What you should do
Look below for the line that contains "On rough pasture", then copy it and each following line exactly, through and including the line that contains "Two anemometers on".

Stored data

+---+

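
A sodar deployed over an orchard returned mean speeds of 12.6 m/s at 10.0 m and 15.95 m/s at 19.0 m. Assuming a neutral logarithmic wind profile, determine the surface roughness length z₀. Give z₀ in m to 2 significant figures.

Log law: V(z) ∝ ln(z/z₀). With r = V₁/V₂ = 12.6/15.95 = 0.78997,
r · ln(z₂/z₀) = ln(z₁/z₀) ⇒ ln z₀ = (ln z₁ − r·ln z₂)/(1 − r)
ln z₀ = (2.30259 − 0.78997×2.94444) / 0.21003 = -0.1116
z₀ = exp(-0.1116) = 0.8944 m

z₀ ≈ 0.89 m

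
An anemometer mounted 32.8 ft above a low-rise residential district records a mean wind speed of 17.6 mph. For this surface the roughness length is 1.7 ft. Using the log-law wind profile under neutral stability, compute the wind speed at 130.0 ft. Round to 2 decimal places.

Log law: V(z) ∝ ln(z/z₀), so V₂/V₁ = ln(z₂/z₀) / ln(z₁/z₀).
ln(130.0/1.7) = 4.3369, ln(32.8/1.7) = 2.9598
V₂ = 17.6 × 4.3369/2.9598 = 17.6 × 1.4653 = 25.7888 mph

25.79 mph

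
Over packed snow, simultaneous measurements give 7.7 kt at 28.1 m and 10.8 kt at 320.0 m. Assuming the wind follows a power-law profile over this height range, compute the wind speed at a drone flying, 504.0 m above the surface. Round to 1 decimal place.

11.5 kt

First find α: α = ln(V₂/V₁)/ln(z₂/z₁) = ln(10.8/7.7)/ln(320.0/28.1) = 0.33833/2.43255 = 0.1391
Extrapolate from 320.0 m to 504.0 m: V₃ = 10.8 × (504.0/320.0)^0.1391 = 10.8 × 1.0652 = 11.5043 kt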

+---+

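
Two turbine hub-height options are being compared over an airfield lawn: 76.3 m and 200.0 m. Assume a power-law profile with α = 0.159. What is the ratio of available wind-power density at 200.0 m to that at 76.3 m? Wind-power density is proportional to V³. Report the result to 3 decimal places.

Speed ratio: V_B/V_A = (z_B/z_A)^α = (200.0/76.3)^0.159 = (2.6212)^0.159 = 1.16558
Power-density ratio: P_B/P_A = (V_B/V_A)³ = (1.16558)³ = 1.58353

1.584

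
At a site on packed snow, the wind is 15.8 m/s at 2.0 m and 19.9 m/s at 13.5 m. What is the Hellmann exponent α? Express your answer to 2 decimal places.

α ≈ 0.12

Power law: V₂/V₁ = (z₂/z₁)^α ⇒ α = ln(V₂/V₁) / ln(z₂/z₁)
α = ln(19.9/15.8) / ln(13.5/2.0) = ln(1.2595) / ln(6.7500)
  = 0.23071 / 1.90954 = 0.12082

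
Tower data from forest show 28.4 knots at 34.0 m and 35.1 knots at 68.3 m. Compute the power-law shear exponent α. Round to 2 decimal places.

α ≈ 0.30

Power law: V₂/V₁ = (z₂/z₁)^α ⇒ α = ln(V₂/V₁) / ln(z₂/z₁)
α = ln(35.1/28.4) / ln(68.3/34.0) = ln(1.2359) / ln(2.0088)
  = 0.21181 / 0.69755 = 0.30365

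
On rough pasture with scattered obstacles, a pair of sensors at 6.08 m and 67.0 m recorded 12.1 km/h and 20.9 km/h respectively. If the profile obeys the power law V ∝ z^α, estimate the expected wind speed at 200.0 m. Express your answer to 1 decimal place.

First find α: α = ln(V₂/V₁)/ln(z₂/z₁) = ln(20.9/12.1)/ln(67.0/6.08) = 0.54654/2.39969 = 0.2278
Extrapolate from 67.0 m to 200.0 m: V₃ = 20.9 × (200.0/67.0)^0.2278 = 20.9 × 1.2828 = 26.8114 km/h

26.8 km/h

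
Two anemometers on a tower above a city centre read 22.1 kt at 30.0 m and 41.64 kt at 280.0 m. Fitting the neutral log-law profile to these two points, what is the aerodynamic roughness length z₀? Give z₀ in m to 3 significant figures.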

+---+

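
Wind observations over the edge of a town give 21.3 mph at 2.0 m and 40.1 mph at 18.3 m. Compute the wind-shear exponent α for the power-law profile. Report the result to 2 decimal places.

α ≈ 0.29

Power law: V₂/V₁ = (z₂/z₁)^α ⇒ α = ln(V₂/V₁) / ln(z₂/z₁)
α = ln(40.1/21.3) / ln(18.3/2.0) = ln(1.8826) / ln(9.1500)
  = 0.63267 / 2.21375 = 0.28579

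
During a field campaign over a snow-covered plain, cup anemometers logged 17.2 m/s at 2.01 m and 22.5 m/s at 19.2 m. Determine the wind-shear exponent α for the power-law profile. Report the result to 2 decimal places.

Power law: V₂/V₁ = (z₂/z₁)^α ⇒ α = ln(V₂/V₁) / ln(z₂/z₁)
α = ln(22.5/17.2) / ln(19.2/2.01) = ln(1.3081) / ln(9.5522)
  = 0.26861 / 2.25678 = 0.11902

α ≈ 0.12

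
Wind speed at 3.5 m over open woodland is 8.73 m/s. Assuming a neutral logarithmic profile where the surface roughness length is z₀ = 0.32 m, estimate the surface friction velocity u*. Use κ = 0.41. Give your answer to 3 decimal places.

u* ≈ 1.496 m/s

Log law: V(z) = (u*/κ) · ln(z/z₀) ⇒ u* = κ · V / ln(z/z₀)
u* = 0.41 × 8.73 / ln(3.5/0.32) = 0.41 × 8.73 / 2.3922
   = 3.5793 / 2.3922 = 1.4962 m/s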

+---+

Written answer
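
On rough pasture with scattered obstacles, a pair of sensors at 6.08 m and 67.0 m recorded 12.1 km/h and 20.9 km/h respectively. If the profile obeys the power law V ∝ z^α, estimate the expected wind speed at 200.0 m. Express your answer to 1 decimal place.

First find α: α = ln(V₂/V₁)/ln(z₂/z₁) = ln(20.9/12.1)/ln(67.0/6.08) = 0.54654/2.39969 = 0.2278
Extrapolate from 67.0 m to 200.0 m: V₃ = 20.9 × (200.0/67.0)^0.2278 = 20.9 × 1.2828 = 26.8114 km/h

26.8 km/h

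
Two anemometers on a tower above a city centre read 22.1 kt at 30.0 m and 41.64 kt at 280.0 m. Fitting the neutral log-law profile to these two points, what is the aerodynamic roughness length z₀? Give z₀ in m to 3 significant figures.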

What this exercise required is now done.